- **Activity**
Write each line out a second time, exactly as shown below.

Items from a data source:

====

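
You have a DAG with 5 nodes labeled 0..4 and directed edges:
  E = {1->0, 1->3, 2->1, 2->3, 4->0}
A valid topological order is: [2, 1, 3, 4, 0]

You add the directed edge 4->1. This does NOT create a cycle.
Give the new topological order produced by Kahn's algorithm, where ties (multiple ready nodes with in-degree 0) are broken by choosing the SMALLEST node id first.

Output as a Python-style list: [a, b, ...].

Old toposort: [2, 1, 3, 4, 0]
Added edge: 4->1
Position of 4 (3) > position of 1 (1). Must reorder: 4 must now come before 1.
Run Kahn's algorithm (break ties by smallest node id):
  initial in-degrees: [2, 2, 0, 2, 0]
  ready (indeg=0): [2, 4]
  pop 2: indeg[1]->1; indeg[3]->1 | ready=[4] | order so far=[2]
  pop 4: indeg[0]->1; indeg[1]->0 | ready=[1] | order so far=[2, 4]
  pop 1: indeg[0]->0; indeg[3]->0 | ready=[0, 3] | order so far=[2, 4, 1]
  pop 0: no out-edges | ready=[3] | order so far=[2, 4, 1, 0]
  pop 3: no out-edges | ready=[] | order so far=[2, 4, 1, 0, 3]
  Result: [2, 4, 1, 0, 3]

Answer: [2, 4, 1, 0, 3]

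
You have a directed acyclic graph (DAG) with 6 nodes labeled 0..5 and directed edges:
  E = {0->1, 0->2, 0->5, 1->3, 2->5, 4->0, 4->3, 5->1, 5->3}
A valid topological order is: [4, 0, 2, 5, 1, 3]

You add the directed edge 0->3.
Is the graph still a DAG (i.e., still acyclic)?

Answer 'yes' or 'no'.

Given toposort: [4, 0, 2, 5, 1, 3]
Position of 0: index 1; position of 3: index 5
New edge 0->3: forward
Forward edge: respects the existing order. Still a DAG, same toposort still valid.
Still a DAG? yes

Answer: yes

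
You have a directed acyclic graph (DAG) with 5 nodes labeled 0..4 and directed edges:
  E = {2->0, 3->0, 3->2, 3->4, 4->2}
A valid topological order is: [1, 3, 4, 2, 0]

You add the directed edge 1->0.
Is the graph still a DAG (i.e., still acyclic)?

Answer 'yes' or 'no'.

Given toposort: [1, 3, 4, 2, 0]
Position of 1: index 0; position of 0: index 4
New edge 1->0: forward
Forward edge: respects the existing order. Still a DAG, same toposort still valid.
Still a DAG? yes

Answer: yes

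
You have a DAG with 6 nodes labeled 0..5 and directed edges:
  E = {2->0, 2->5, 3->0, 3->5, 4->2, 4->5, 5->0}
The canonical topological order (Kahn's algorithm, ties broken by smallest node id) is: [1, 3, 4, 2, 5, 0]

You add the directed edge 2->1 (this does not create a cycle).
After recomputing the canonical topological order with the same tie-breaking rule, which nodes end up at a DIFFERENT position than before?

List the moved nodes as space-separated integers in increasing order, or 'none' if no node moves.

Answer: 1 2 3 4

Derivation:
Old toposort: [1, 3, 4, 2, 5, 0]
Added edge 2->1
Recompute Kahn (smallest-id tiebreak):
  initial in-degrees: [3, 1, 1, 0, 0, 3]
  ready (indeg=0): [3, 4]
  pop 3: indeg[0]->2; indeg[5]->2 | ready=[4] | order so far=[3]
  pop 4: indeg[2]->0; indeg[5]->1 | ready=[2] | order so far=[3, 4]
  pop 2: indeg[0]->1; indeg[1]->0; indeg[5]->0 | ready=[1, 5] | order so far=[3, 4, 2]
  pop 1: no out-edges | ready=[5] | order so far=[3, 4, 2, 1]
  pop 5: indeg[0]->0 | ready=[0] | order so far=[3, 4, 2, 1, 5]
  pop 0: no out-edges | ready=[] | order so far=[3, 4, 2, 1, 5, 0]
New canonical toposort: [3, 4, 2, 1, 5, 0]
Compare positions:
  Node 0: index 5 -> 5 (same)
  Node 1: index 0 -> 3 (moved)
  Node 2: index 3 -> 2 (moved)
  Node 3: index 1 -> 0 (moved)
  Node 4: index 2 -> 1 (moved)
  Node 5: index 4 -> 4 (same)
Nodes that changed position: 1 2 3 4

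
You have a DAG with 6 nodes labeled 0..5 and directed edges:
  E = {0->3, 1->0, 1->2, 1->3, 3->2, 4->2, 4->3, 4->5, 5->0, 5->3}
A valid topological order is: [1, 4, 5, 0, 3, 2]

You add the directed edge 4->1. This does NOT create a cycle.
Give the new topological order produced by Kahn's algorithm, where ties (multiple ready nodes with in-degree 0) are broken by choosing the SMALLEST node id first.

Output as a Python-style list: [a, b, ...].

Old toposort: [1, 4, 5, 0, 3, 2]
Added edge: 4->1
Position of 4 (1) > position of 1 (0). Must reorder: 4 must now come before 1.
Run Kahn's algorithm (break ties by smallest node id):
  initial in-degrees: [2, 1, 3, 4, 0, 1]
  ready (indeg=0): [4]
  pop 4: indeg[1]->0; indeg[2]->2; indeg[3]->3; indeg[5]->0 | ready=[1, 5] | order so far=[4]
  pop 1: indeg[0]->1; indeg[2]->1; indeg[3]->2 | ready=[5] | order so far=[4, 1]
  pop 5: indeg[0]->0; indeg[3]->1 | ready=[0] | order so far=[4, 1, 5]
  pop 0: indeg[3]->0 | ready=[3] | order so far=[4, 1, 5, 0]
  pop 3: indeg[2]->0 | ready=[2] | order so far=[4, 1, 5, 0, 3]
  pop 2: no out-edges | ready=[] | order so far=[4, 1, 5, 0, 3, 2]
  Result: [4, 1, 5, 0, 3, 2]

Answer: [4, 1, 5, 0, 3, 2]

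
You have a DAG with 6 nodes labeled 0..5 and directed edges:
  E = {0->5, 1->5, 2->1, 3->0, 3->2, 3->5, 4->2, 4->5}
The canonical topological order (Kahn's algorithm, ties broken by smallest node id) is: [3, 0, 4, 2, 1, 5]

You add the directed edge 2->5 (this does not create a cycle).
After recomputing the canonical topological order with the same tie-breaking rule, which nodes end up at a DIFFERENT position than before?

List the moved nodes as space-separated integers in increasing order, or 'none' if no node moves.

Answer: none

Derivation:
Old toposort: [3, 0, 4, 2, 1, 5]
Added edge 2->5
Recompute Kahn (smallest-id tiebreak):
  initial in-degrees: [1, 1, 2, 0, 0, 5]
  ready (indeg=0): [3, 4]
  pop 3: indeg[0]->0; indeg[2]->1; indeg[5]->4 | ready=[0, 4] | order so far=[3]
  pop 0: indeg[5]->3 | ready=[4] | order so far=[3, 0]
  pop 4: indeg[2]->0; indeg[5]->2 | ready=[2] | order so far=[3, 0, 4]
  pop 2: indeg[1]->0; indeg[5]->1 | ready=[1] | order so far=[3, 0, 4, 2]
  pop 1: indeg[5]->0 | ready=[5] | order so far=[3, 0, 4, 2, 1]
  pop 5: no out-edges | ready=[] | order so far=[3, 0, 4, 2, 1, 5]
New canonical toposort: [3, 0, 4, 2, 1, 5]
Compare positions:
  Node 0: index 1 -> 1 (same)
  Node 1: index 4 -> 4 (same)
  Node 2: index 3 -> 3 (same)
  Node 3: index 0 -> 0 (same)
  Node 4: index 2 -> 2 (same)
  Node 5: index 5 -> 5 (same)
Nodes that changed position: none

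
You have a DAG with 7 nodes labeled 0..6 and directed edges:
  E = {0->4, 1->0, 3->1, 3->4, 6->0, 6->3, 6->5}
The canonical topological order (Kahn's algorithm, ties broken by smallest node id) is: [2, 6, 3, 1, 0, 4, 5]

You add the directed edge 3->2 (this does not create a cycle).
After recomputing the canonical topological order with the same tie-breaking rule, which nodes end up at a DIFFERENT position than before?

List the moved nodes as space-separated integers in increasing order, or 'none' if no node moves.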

====

- **Task solution**
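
You have a DAG with 5 nodes labeled 0..4 and directed edges:
  E = {1->0, 1->3, 2->1, 2->3, 4->0}
A valid topological order is: [2, 1, 3, 4, 0]

You add the directed edge 4->1. This does NOT create a cycle.
Give the new topological order produced by Kahn's algorithm, where ties (multiple ready nodes with in-degree 0) are broken by choosing the SMALLEST node id first.

Output as a Python-style list: [a, b, ...].

Old toposort: [2, 1, 3, 4, 0]
Added edge: 4->1
Position of 4 (3) > position of 1 (1). Must reorder: 4 must now come before 1.
Run Kahn's algorithm (break ties by smallest node id):
  initial in-degrees: [2, 2, 0, 2, 0]
  ready (indeg=0): [2, 4]
  pop 2: indeg[1]->1; indeg[3]->1 | ready=[4] | order so far=[2]
  pop 4: indeg[0]->1; indeg[1]->0 | ready=[1] | order so far=[2, 4]
  pop 1: indeg[0]->0; indeg[3]->0 | ready=[0, 3] | order so far=[2, 4, 1]
  pop 0: no out-edges | ready=[3] | order so far=[2, 4, 1, 0]
  pop 3: no out-edges | ready=[] | order so far=[2, 4, 1, 0, 3]
  Result: [2, 4, 1, 0, 3]

Answer: [2, 4, 1, 0, 3]

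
You have a directed acyclic graph (DAG) with 6 nodes labeled 0..5 and directed edges:
  E = {0->1, 0->2, 0->5, 1->3, 2->5, 4->0, 4->3, 5->1, 5->3}
A valid topological order is: [4, 0, 2, 5, 1, 3]

You add the directed edge 0->3.
Is the graph still a DAG (i.e., still acyclic)?

Answer 'yes' or 'no'.

Given toposort: [4, 0, 2, 5, 1, 3]
Position of 0: index 1; position of 3: index 5
New edge 0->3: forward
Forward edge: respects the existing order. Still a DAG, same toposort still valid.
Still a DAG? yes

Answer: yes

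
You have a directed acyclic graph (DAG) with 5 nodes labeled 0..4 and directed edges:
  E = {2->0, 3->0, 3->2, 3->4, 4->2}
A valid topological order is: [1, 3, 4, 2, 0]

You add the directed edge 1->0.
Is the graph still a DAG (i.e., still acyclic)?

Answer 'yes' or 'no'.

Given toposort: [1, 3, 4, 2, 0]
Position of 1: index 0; position of 0: index 4
New edge 1->0: forward
Forward edge: respects the existing order. Still a DAG, same toposort still valid.
Still a DAG? yes

Answer: yes

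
You have a DAG with 6 nodes labeled 0..5 and directed edges:
  E = {2->0, 2->5, 3->0, 3->5, 4->2, 4->5, 5->0}
The canonical topological order (Kahn's algorithm, ties broken by smallest node id) is: [1, 3, 4, 2, 5, 0]

You add the directed edge 2->1 (this does not create a cycle).
After recomputing the canonical topological order with the same tie-breaking rule, which nodes end up at a DIFFERENT position than before?

List the moved nodes as space-separated integers in increasing order, or 'none' if no node moves.

Answer: 1 2 3 4

Derivation:
Old toposort: [1, 3, 4, 2, 5, 0]
Added edge 2->1
Recompute Kahn (smallest-id tiebreak):
  initial in-degrees: [3, 1, 1, 0, 0, 3]
  ready (indeg=0): [3, 4]
  pop 3: indeg[0]->2; indeg[5]->2 | ready=[4] | order so far=[3]
  pop 4: indeg[2]->0; indeg[5]->1 | ready=[2] | order so far=[3, 4]
  pop 2: indeg[0]->1; indeg[1]->0; indeg[5]->0 | ready=[1, 5] | order so far=[3, 4, 2]
  pop 1: no out-edges | ready=[5] | order so far=[3, 4, 2, 1]
  pop 5: indeg[0]->0 | ready=[0] | order so far=[3, 4, 2, 1, 5]
  pop 0: no out-edges | ready=[] | order so far=[3, 4, 2, 1, 5, 0]
New canonical toposort: [3, 4, 2, 1, 5, 0]
Compare positions:
  Node 0: index 5 -> 5 (same)
  Node 1: index 0 -> 3 (moved)
  Node 2: index 3 -> 2 (moved)
  Node 3: index 1 -> 0 (moved)
  Node 4: index 2 -> 1 (moved)
  Node 5: index 4 -> 4 (same)
Nodes that changed position: 1 2 3 4

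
You have a DAG with 6 nodes labeled 0..5 and directed edges:
  E = {0->3, 1->0, 1->2, 1->3, 3->2, 4->2, 4->3, 4->5, 5->0, 5->3}
A valid topological order is: [1, 4, 5, 0, 3, 2]

You add the directed edge 4->1. This does NOT create a cycle.
Give the new topological order produced by Kahn's algorithm, where ties (multiple ready nodes with in-degree 0) are broken by choosing the SMALLEST node id first.

Output as a Python-style list: [a, b, ...].

Old toposort: [1, 4, 5, 0, 3, 2]
Added edge: 4->1
Position of 4 (1) > position of 1 (0). Must reorder: 4 must now come before 1.
Run Kahn's algorithm (break ties by smallest node id):
  initial in-degrees: [2, 1, 3, 4, 0, 1]
  ready (indeg=0): [4]
  pop 4: indeg[1]->0; indeg[2]->2; indeg[3]->3; indeg[5]->0 | ready=[1, 5] | order so far=[4]
  pop 1: indeg[0]->1; indeg[2]->1; indeg[3]->2 | ready=[5] | order so far=[4, 1]
  pop 5: indeg[0]->0; indeg[3]->1 | ready=[0] | order so far=[4, 1, 5]
  pop 0: indeg[3]->0 | ready=[3] | order so far=[4, 1, 5, 0]
  pop 3: indeg[2]->0 | ready=[2] | order so far=[4, 1, 5, 0, 3]
  pop 2: no out-edges | ready=[] | order so far=[4, 1, 5, 0, 3, 2]
  Result: [4, 1, 5, 0, 3, 2]

Answer: [4, 1, 5, 0, 3, 2]

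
You have a DAG with 6 nodes labeled 0..5 and directed edges:
  E = {0->5, 1->5, 2->1, 3->0, 3->2, 3->5, 4->2, 4->5}
The canonical topological order (Kahn's algorithm, ties broken by smallest node id) is: [3, 0, 4, 2, 1, 5]

You add the directed edge 2->5 (this does not create a cycle).
After recomputing the canonical topological order with the same tie-breaking rule, which nodes end up at a DIFFERENT position than before?

List the moved nodes as space-separated integers in increasing order, or 'none' if no node moves.

Answer: none

Derivation:
Old toposort: [3, 0, 4, 2, 1, 5]
Added edge 2->5
Recompute Kahn (smallest-id tiebreak):
  initial in-degrees: [1, 1, 2, 0, 0, 5]
  ready (indeg=0): [3, 4]
  pop 3: indeg[0]->0; indeg[2]->1; indeg[5]->4 | ready=[0, 4] | order so far=[3]
  pop 0: indeg[5]->3 | ready=[4] | order so far=[3, 0]
  pop 4: indeg[2]->0; indeg[5]->2 | ready=[2] | order so far=[3, 0, 4]
  pop 2: indeg[1]->0; indeg[5]->1 | ready=[1] | order so far=[3, 0, 4, 2]
  pop 1: indeg[5]->0 | ready=[5] | order so far=[3, 0, 4, 2, 1]
  pop 5: no out-edges | ready=[] | order so far=[3, 0, 4, 2, 1, 5]
New canonical toposort: [3, 0, 4, 2, 1, 5]
Compare positions:
  Node 0: index 1 -> 1 (same)
  Node 1: index 4 -> 4 (same)
  Node 2: index 3 -> 3 (same)
  Node 3: index 0 -> 0 (same)
  Node 4: index 2 -> 2 (same)
  Node 5: index 5 -> 5 (same)
Nodes that changed position: none

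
You have a DAG with 7 nodes labeled 0..6 and directed edges:
  E = {0->4, 1->0, 3->1, 3->4, 6->0, 6->3, 6->5}
The canonical topological order (Kahn's algorithm, ties broken by smallest node id) is: [2, 6, 3, 1, 0, 4, 5]

You add the directed edge 3->2 (this does not create a cycle).
After recomputing the canonical topological order with the same tie-breaking rule, which nodes end up at a DIFFERENT position than before?

List the moved nodes as space-separated integers in increasing order, or 'none' if no node moves.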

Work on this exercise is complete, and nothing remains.